### Your task
Repeat the entries below exactly and in full.

━━━━━ Provided entries

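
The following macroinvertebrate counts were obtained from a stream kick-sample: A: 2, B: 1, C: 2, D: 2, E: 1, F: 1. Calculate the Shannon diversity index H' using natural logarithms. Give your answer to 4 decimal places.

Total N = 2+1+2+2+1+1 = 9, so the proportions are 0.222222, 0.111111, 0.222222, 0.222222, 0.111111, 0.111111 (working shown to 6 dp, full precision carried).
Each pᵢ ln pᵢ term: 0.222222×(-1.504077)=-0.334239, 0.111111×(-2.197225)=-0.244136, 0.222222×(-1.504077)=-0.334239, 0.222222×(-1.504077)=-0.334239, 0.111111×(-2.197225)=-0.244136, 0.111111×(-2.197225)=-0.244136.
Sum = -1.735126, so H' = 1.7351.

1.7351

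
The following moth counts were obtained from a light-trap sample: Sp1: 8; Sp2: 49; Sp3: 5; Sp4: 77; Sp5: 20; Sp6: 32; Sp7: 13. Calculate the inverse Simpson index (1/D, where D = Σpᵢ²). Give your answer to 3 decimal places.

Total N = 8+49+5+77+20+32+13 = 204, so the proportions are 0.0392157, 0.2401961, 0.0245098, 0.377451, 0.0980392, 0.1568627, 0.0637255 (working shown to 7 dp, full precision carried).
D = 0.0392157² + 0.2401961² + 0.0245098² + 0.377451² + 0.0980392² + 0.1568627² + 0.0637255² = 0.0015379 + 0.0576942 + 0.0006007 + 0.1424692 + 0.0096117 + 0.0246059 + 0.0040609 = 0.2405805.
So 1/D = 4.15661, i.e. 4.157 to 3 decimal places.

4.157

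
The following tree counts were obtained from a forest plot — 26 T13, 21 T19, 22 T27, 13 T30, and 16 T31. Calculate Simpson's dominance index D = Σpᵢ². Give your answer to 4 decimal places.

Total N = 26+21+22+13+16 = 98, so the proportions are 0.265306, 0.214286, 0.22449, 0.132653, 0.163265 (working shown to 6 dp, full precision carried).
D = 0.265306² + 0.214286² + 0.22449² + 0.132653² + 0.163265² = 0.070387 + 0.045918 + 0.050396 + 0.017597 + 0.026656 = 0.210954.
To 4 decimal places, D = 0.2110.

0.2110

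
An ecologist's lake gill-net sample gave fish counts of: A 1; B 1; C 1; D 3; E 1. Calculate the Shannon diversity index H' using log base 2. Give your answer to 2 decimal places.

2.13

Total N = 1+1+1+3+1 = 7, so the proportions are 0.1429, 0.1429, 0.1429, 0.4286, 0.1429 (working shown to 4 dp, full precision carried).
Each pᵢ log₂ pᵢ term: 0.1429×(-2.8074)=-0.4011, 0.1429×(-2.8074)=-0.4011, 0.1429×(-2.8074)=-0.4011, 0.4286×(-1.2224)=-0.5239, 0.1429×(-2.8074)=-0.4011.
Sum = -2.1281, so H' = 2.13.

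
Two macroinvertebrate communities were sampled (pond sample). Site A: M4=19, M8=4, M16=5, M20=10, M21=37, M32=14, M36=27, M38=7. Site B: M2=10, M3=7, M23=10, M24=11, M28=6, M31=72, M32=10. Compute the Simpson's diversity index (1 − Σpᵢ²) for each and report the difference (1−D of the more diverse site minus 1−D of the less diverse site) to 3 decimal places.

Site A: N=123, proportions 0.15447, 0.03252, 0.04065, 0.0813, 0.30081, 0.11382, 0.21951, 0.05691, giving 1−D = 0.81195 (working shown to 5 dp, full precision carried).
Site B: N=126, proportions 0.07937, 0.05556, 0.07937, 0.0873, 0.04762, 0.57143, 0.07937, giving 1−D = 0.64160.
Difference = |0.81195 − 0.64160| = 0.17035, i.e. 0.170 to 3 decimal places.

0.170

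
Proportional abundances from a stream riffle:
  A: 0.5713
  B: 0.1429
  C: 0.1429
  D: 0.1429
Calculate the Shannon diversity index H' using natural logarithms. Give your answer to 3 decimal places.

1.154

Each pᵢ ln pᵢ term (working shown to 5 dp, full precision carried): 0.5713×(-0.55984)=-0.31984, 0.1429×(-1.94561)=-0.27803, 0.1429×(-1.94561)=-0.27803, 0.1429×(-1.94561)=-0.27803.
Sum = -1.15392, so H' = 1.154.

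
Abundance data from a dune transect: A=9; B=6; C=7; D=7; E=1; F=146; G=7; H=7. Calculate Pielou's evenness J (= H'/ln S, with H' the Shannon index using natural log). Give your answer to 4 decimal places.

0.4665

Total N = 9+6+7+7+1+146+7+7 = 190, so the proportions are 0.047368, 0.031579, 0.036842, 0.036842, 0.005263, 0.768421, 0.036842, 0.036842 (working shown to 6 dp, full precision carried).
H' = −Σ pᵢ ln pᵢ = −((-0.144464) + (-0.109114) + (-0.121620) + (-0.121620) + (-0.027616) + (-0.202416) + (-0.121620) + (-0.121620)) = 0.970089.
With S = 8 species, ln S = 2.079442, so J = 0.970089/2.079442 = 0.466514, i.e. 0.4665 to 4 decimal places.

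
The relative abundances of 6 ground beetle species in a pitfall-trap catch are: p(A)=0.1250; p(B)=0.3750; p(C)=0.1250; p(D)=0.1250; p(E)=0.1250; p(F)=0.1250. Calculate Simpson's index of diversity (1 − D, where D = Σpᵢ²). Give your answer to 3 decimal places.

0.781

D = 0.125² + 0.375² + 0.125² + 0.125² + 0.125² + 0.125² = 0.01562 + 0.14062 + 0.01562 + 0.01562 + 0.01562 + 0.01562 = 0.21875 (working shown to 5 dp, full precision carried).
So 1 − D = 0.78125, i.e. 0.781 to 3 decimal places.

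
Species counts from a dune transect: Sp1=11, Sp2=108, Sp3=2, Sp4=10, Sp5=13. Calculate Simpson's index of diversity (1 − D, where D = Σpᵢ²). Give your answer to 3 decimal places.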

━━━━━━━━━━

### Written solution
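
The following macroinvertebrate counts were obtained from a stream kick-sample: A: 2, B: 1, C: 2, D: 2, E: 1, F: 1. Calculate the Shannon diversity index H' using natural logarithms. Give your answer to 4 decimal places.

Total N = 2+1+2+2+1+1 = 9, so the proportions are 0.222222, 0.111111, 0.222222, 0.222222, 0.111111, 0.111111 (working shown to 6 dp, full precision carried).
Each pᵢ ln pᵢ term: 0.222222×(-1.504077)=-0.334239, 0.111111×(-2.197225)=-0.244136, 0.222222×(-1.504077)=-0.334239, 0.222222×(-1.504077)=-0.334239, 0.111111×(-2.197225)=-0.244136, 0.111111×(-2.197225)=-0.244136.
Sum = -1.735126, so H' = 1.7351.

1.7351

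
The following moth counts were obtained from a light-trap sample: Sp1: 8; Sp2: 49; Sp3: 5; Sp4: 77; Sp5: 20; Sp6: 32; Sp7: 13. Calculate the inverse Simpson index (1/D, where D = Σpᵢ²). Give your answer to 3 decimal places.

Total N = 8+49+5+77+20+32+13 = 204, so the proportions are 0.0392157, 0.2401961, 0.0245098, 0.377451, 0.0980392, 0.1568627, 0.0637255 (working shown to 7 dp, full precision carried).
D = 0.0392157² + 0.2401961² + 0.0245098² + 0.377451² + 0.0980392² + 0.1568627² + 0.0637255² = 0.0015379 + 0.0576942 + 0.0006007 + 0.1424692 + 0.0096117 + 0.0246059 + 0.0040609 = 0.2405805.
So 1/D = 4.15661, i.e. 4.157 to 3 decimal places.

4.157

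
The following tree counts were obtained from a forest plot — 26 T13, 21 T19, 22 T27, 13 T30, and 16 T31. Calculate Simpson's dominance index D = Σpᵢ². Give your answer to 4 decimal places.

Total N = 26+21+22+13+16 = 98, so the proportions are 0.265306, 0.214286, 0.22449, 0.132653, 0.163265 (working shown to 6 dp, full precision carried).
D = 0.265306² + 0.214286² + 0.22449² + 0.132653² + 0.163265² = 0.070387 + 0.045918 + 0.050396 + 0.017597 + 0.026656 = 0.210954.
To 4 decimal places, D = 0.2110.

0.2110

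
An ecologist's lake gill-net sample gave fish counts of: A 1; B 1; C 1; D 3; E 1. Calculate the Shannon diversity index H' using log base 2. Give your answer to 2 decimal places.

2.13

Total N = 1+1+1+3+1 = 7, so the proportions are 0.1429, 0.1429, 0.1429, 0.4286, 0.1429 (working shown to 4 dp, full precision carried).
Each pᵢ log₂ pᵢ term: 0.1429×(-2.8074)=-0.4011, 0.1429×(-2.8074)=-0.4011, 0.1429×(-2.8074)=-0.4011, 0.4286×(-1.2224)=-0.5239, 0.1429×(-2.8074)=-0.4011.
Sum = -2.1281, so H' = 2.13.

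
Two macroinvertebrate communities were sampled (pond sample). Site A: M4=19, M8=4, M16=5, M20=10, M21=37, M32=14, M36=27, M38=7. Site B: M2=10, M3=7, M23=10, M24=11, M28=6, M31=72, M32=10. Compute the Simpson's diversity index (1 − Σpᵢ²) for each and report the difference (1−D of the more diverse site minus 1−D of the less diverse site) to 3 decimal places.

Site A: N=123, proportions 0.15447, 0.03252, 0.04065, 0.0813, 0.30081, 0.11382, 0.21951, 0.05691, giving 1−D = 0.81195 (working shown to 5 dp, full precision carried).
Site B: N=126, proportions 0.07937, 0.05556, 0.07937, 0.0873, 0.04762, 0.57143, 0.07937, giving 1−D = 0.64160.
Difference = |0.81195 − 0.64160| = 0.17035, i.e. 0.170 to 3 decimal places.

0.170

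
Proportional abundances from a stream riffle:
  A: 0.5713
  B: 0.1429
  C: 0.1429
  D: 0.1429
Calculate the Shannon diversity index H' using natural logarithms. Give your answer to 3 decimal places.

1.154

Each pᵢ ln pᵢ term (working shown to 5 dp, full precision carried): 0.5713×(-0.55984)=-0.31984, 0.1429×(-1.94561)=-0.27803, 0.1429×(-1.94561)=-0.27803, 0.1429×(-1.94561)=-0.27803.
Sum = -1.15392, so H' = 1.154.

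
Abundance data from a dune transect: A=9; B=6; C=7; D=7; E=1; F=146; G=7; H=7. Calculate Pielou's evenness J (= H'/ln S, with H' the Shannon index using natural log). Give your answer to 4 decimal places.

0.4665

Total N = 9+6+7+7+1+146+7+7 = 190, so the proportions are 0.047368, 0.031579, 0.036842, 0.036842, 0.005263, 0.768421, 0.036842, 0.036842 (working shown to 6 dp, full precision carried).
H' = −Σ pᵢ ln pᵢ = −((-0.144464) + (-0.109114) + (-0.121620) + (-0.121620) + (-0.027616) + (-0.202416) + (-0.121620) + (-0.121620)) = 0.970089.
With S = 8 species, ln S = 2.079442, so J = 0.970089/2.079442 = 0.466514, i.e. 0.4665 to 4 decimal places.

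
The relative abundances of 6 ground beetle species in a pitfall-trap catch are: p(A)=0.1250; p(B)=0.3750; p(C)=0.1250; p(D)=0.1250; p(E)=0.1250; p(F)=0.1250. Calculate Simpson's index of diversity (1 − D, where D = Σpᵢ²). Give your answer to 3 decimal places.

0.781

D = 0.125² + 0.375² + 0.125² + 0.125² + 0.125² + 0.125² = 0.01562 + 0.14062 + 0.01562 + 0.01562 + 0.01562 + 0.01562 = 0.21875 (working shown to 5 dp, full precision carried).
So 1 − D = 0.78125, i.e. 0.781 to 3 decimal places.

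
Species counts from a dune transect: Sp1=11, Sp2=108, Sp3=2, Sp4=10, Sp5=13. Calculate Simpson's index of diversity (1 − D, where D = Σpᵢ²). Give your answer to 3 decimal places.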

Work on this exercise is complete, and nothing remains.